WHAT IS EXPECTED: Beginning with the first line of the data below, extract each line up to and including the one containing "Via backward induction, report". Copy them exactly and add nothing.

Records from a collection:
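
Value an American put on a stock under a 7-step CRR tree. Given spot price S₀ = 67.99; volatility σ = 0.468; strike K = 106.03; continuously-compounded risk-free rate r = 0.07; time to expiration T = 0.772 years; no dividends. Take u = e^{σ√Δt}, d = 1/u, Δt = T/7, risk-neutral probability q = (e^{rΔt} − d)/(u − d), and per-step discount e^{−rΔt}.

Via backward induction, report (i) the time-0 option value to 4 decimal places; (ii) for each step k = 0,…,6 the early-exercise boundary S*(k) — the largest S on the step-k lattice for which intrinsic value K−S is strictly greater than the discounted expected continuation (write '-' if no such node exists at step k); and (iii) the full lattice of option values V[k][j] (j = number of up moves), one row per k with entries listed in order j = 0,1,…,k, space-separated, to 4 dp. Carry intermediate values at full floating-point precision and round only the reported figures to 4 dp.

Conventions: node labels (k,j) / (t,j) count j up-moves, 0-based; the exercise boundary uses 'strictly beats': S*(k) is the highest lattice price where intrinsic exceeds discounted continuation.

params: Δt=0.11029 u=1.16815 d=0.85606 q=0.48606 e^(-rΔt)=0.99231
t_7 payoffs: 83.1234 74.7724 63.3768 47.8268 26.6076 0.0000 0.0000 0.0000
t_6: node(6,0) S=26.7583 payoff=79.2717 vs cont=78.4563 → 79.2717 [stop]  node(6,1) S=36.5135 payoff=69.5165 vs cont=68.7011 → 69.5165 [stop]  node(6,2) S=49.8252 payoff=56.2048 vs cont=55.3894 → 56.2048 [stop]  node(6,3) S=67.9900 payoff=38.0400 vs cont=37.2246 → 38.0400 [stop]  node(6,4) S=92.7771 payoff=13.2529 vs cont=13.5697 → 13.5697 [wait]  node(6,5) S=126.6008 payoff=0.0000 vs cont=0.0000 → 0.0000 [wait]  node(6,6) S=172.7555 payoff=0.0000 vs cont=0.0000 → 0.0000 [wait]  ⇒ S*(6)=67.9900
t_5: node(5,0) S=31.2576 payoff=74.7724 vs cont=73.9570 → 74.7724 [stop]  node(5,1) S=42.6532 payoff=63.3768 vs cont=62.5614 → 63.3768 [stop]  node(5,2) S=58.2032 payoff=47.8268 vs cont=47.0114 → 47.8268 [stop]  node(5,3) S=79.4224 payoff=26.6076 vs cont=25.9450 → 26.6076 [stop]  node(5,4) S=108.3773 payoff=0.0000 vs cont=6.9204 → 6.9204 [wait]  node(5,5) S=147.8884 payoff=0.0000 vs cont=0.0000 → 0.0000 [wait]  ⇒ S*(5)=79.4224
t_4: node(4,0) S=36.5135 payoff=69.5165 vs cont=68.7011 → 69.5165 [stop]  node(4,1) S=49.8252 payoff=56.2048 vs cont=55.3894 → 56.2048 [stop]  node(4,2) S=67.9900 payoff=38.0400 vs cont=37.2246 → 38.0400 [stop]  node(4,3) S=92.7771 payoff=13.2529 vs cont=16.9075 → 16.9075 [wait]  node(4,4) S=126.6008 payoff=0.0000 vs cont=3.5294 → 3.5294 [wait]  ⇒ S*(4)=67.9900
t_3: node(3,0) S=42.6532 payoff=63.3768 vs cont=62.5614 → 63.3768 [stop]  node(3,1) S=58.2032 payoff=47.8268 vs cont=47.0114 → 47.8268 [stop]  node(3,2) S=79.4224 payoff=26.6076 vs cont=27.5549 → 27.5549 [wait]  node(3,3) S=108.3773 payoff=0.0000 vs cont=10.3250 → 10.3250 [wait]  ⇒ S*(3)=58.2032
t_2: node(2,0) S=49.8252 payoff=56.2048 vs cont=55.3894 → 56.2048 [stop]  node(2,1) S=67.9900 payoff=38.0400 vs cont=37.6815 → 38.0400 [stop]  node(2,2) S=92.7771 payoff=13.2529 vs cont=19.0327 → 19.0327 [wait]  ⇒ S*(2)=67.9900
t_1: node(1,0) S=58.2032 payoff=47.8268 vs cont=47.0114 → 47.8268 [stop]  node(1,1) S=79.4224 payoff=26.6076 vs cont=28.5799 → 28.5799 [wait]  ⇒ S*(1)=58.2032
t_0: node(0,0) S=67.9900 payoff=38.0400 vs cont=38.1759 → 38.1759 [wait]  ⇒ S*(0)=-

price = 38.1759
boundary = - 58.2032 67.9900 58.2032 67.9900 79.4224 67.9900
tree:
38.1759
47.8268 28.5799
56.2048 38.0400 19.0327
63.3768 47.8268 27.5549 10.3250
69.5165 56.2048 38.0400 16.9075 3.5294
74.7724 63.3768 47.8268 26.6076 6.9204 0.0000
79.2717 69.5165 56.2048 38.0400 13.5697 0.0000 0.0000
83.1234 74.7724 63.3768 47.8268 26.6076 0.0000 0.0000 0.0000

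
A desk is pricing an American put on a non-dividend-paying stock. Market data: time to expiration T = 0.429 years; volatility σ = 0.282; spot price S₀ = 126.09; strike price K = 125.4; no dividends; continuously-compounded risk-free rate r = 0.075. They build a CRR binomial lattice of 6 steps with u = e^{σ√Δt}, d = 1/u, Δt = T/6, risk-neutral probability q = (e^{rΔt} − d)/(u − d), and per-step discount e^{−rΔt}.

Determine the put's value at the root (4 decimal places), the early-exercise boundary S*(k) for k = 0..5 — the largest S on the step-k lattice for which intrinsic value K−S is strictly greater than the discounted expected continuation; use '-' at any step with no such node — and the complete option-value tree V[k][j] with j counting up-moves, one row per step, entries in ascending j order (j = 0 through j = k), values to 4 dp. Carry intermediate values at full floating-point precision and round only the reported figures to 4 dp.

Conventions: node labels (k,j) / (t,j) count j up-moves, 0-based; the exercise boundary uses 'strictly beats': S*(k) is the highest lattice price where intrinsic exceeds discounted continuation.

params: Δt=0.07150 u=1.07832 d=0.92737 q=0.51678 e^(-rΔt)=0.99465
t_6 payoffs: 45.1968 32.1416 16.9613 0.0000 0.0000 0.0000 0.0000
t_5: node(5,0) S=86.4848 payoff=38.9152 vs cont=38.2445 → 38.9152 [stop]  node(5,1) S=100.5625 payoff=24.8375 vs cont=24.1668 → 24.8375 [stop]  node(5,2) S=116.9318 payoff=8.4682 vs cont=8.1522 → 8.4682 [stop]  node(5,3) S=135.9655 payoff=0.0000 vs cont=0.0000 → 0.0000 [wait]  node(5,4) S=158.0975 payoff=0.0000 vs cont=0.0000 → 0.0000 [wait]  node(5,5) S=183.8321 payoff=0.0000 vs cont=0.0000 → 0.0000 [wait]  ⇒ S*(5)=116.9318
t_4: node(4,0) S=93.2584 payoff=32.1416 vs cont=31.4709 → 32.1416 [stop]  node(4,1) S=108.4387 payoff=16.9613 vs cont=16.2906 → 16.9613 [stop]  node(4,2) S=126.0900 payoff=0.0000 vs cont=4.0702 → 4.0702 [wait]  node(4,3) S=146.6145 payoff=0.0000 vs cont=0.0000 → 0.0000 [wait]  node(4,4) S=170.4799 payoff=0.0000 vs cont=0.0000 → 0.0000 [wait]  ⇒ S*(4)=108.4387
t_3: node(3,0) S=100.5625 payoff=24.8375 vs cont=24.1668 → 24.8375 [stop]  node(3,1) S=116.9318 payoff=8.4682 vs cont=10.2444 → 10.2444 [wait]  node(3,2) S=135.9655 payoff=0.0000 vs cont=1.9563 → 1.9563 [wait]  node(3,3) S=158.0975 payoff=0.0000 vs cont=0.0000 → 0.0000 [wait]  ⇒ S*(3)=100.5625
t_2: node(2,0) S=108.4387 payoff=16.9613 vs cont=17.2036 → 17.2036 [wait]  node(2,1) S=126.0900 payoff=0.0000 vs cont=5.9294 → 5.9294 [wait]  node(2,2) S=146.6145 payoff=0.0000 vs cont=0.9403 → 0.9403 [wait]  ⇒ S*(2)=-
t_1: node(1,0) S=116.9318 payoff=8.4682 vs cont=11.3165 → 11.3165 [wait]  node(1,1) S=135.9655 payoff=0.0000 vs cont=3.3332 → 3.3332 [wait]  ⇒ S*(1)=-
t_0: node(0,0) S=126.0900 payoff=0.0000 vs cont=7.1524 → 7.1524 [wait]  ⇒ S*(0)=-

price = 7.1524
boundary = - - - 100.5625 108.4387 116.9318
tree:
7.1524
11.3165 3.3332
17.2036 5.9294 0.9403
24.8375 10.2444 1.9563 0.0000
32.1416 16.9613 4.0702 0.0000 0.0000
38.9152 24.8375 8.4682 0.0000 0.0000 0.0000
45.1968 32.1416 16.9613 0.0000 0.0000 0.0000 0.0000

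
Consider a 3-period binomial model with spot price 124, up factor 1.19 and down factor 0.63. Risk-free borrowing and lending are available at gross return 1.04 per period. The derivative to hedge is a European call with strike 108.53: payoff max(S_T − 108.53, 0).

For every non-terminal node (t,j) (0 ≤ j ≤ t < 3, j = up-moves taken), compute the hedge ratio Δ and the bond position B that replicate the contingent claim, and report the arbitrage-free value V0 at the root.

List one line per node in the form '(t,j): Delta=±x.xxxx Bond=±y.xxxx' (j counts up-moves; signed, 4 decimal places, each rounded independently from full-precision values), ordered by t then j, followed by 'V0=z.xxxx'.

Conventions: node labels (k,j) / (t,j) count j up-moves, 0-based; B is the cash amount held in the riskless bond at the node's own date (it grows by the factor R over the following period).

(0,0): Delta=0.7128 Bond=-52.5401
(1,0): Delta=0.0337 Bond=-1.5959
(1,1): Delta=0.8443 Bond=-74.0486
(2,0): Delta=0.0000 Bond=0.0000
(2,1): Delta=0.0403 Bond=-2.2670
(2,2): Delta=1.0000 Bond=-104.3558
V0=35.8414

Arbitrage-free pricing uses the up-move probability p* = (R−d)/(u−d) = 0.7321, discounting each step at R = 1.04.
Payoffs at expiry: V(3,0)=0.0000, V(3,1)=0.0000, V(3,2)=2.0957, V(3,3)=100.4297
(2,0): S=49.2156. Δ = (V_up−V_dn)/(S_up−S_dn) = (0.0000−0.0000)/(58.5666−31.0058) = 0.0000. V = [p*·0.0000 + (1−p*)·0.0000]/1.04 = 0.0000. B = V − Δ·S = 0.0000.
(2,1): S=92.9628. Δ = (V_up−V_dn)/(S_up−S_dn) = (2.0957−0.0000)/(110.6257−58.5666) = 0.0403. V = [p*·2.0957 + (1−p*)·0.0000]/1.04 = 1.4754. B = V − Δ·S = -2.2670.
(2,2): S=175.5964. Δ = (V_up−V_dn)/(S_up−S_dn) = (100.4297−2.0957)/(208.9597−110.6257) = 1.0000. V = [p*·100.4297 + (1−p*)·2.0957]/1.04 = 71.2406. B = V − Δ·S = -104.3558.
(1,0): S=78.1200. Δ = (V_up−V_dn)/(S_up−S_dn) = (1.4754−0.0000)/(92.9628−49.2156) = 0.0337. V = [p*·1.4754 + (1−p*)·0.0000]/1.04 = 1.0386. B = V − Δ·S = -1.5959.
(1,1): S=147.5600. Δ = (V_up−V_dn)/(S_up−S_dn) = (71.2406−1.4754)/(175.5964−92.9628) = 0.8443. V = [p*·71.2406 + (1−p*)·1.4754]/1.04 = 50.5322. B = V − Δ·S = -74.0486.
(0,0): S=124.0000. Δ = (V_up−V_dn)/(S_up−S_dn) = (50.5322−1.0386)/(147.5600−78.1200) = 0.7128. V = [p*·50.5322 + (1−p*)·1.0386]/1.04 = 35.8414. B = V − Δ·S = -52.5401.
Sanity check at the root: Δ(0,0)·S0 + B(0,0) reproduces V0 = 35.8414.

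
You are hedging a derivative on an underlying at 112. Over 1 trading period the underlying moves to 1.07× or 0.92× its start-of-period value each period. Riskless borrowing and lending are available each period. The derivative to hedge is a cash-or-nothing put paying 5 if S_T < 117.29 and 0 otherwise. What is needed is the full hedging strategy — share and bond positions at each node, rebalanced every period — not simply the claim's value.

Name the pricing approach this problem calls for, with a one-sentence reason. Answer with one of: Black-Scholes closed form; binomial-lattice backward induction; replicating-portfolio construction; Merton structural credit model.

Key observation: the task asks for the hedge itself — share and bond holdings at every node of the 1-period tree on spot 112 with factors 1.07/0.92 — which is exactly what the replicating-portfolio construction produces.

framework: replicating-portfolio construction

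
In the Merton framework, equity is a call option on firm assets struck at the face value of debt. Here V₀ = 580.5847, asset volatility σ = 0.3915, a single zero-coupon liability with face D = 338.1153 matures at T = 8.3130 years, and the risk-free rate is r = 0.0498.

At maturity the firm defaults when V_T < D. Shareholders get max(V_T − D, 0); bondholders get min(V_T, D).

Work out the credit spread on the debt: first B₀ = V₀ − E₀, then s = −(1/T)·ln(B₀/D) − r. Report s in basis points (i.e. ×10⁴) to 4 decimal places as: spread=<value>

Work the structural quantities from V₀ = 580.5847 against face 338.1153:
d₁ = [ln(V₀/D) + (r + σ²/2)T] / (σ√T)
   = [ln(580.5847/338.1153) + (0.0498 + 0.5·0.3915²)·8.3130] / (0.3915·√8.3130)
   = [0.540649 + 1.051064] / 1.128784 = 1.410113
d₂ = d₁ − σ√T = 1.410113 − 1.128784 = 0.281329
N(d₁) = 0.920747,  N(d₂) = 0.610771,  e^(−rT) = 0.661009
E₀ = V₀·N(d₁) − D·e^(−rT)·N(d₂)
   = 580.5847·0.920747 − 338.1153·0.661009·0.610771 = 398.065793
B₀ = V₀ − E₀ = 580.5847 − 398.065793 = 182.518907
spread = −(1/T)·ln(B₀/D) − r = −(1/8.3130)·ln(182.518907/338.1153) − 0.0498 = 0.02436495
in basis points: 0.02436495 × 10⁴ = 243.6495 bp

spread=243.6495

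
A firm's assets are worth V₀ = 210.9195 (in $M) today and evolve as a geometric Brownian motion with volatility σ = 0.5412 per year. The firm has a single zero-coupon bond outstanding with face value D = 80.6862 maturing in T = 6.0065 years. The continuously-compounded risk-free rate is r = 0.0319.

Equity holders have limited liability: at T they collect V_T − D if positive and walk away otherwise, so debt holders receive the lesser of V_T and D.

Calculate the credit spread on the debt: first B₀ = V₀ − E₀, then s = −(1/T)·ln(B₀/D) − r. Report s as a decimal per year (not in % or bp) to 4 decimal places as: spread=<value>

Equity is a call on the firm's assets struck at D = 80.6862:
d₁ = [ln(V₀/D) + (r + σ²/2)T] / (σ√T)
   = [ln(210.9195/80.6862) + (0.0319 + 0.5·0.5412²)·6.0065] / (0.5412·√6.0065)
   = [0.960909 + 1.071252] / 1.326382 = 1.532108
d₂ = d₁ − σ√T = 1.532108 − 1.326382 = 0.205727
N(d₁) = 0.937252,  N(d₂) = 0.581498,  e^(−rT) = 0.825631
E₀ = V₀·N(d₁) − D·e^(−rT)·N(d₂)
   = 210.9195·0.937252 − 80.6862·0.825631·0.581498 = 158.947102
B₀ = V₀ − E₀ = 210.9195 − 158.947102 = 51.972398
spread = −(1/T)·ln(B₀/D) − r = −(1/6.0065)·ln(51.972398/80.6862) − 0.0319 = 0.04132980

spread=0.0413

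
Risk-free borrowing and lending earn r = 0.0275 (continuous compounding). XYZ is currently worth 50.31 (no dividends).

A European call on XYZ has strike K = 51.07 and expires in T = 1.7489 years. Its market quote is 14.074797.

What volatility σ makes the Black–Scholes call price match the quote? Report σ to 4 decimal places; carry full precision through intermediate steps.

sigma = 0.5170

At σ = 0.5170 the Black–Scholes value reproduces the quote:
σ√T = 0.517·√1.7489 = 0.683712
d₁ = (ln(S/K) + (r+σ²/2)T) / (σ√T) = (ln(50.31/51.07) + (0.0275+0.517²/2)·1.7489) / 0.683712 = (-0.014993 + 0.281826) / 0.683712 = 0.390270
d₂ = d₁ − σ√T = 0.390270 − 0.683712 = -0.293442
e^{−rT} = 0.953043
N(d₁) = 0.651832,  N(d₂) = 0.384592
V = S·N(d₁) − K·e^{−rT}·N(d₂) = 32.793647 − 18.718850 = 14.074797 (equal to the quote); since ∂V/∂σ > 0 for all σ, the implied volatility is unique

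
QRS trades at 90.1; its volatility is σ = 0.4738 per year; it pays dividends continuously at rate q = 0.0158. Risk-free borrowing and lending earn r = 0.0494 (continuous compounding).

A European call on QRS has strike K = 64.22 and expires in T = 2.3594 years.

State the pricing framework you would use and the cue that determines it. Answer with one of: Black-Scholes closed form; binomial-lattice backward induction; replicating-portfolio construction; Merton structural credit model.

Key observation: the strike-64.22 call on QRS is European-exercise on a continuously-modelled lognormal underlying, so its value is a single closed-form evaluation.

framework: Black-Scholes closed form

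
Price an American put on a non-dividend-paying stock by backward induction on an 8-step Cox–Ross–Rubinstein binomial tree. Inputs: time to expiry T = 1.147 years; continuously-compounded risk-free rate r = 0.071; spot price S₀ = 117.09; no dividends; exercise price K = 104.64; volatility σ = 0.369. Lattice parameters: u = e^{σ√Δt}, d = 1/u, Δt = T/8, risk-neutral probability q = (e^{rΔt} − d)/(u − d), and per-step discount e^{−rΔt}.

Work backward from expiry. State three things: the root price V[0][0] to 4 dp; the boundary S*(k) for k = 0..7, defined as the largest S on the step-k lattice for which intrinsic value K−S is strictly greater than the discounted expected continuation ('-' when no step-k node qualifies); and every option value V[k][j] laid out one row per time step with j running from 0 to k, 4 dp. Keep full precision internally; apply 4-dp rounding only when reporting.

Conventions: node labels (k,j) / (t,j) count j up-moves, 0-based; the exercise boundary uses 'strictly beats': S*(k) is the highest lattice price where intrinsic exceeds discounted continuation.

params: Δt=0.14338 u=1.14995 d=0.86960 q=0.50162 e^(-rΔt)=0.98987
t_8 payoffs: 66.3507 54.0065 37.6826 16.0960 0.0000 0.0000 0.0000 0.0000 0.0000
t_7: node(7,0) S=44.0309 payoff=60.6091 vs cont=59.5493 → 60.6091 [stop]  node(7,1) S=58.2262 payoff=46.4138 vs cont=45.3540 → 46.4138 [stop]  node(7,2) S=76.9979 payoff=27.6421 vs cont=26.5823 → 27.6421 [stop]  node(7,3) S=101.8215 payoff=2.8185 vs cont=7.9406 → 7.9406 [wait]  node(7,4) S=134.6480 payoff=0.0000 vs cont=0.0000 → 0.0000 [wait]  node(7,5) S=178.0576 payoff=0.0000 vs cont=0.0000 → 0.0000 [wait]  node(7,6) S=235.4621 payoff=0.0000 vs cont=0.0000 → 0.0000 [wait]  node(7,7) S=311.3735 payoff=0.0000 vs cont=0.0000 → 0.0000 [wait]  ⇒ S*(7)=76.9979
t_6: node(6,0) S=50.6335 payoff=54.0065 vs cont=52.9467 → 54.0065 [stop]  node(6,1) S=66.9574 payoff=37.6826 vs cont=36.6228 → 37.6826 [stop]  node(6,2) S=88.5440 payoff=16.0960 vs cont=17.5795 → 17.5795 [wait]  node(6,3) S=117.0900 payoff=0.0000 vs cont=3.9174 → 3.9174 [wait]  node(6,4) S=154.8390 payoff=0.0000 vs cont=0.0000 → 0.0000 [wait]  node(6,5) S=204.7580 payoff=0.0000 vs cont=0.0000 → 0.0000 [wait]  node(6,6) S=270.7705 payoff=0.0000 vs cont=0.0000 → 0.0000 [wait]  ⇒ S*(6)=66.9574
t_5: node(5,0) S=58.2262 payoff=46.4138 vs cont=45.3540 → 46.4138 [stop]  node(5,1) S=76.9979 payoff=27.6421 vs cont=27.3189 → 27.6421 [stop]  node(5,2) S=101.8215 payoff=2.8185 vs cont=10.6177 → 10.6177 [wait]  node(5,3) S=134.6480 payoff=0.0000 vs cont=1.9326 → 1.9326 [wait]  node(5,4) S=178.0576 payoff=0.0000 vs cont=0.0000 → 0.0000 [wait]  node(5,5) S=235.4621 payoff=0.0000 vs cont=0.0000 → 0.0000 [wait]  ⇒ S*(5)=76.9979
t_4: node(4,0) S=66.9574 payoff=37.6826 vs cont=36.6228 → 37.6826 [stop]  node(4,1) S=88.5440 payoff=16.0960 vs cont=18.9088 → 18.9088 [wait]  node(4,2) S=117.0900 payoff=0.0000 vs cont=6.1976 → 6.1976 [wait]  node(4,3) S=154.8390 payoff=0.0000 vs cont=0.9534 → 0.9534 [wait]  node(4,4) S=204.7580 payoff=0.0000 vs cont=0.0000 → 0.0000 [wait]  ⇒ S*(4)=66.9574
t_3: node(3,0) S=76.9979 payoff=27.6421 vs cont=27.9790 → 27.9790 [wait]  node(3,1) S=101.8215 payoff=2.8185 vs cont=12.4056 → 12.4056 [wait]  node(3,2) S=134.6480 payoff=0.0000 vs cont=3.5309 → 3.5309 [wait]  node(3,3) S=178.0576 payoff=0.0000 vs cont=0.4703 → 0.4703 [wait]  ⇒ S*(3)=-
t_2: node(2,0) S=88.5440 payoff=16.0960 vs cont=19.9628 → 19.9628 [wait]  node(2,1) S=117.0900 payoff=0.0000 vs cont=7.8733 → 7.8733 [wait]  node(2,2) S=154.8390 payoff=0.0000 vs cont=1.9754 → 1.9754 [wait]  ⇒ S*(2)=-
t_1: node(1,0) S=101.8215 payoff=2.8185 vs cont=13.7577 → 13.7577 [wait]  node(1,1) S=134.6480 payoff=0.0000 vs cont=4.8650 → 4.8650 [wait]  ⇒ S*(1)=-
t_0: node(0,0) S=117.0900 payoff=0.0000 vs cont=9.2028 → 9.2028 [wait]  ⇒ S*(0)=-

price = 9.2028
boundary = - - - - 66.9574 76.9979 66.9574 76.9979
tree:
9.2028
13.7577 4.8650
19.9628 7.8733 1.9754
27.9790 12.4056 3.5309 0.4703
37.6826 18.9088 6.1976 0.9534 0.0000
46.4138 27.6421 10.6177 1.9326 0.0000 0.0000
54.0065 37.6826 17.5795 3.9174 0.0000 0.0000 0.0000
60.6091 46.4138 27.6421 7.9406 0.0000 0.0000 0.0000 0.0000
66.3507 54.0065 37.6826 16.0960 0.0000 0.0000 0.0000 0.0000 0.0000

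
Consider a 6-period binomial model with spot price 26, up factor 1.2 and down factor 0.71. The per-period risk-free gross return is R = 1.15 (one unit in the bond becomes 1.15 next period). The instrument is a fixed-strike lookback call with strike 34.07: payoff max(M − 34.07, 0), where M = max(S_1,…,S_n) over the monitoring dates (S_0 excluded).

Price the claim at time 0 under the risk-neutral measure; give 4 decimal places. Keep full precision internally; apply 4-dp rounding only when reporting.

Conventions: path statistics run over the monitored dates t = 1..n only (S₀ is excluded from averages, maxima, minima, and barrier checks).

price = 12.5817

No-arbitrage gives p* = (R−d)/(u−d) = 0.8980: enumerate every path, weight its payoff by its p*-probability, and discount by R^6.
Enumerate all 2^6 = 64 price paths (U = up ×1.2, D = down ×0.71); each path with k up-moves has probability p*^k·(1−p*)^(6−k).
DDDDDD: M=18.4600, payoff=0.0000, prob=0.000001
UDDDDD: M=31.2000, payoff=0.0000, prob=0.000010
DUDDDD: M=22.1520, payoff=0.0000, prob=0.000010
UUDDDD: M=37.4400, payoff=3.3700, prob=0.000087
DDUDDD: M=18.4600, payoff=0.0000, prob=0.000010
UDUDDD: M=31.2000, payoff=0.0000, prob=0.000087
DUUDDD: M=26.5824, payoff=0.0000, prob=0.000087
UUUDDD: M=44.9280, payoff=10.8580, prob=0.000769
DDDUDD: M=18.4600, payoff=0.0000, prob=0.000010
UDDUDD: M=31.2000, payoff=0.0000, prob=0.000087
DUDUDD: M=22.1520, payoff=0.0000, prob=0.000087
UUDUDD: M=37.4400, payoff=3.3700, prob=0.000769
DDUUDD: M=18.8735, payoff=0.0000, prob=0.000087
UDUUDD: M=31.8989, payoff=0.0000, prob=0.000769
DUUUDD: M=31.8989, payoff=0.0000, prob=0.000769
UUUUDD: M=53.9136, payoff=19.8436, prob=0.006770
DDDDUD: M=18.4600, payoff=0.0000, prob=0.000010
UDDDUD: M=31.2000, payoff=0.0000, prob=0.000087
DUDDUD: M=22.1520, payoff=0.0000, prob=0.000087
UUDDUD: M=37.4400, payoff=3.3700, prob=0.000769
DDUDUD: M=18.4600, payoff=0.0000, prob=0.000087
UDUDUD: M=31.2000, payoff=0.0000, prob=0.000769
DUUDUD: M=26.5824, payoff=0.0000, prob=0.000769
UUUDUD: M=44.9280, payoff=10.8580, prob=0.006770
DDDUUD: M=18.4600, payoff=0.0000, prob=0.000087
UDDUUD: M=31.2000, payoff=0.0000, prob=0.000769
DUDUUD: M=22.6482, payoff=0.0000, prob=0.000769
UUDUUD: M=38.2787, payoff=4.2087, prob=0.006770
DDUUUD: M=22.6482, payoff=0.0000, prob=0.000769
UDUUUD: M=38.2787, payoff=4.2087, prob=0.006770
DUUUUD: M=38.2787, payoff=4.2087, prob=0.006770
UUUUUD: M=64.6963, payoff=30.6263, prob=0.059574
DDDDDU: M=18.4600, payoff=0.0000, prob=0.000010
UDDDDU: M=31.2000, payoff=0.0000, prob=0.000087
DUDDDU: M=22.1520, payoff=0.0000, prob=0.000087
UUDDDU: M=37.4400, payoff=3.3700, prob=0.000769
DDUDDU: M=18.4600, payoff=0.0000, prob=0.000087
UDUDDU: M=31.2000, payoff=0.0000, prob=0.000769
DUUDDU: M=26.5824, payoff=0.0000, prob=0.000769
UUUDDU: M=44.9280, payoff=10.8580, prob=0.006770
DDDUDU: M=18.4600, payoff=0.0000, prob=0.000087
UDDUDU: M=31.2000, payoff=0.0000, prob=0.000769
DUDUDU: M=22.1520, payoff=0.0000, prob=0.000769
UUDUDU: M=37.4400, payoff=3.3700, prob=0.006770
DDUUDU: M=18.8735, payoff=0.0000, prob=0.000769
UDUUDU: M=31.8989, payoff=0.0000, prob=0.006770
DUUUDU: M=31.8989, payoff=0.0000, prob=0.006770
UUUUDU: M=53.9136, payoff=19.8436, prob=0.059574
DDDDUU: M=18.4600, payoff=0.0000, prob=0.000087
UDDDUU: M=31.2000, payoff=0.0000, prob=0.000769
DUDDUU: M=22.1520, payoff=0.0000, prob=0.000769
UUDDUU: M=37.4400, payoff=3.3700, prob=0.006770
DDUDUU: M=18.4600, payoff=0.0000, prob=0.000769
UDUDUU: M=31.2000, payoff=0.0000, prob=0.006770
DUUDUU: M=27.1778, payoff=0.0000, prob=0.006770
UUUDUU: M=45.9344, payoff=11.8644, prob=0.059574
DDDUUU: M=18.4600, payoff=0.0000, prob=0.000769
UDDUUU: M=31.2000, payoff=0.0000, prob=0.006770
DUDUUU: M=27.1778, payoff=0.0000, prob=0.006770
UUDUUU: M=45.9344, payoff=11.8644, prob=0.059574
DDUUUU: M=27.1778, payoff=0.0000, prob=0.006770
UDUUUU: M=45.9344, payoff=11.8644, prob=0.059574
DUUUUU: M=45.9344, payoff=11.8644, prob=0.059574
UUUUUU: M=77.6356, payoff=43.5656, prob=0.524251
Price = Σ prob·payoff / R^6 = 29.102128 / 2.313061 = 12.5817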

WRITTEN RESPONSE:
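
Value an American put on a stock under a 7-step CRR tree. Given spot price S₀ = 67.99; volatility σ = 0.468; strike K = 106.03; continuously-compounded risk-free rate r = 0.07; time to expiration T = 0.772 years; no dividends. Take u = e^{σ√Δt}, d = 1/u, Δt = T/7, risk-neutral probability q = (e^{rΔt} − d)/(u − d), and per-step discount e^{−rΔt}.

Via backward induction, report (i) the time-0 option value to 4 decimal places; (ii) for each step k = 0,…,6 the early-exercise boundary S*(k) — the largest S on the step-k lattice for which intrinsic value K−S is strictly greater than the discounted expected continuation (write '-' if no such node exists at step k); and (iii) the full lattice of option values V[k][j] (j = number of up moves), one row per k with entries listed in order j = 0,1,…,k, space-separated, to 4 dp. Carry intermediate values at full floating-point precision and round only the reported figures to 4 dp.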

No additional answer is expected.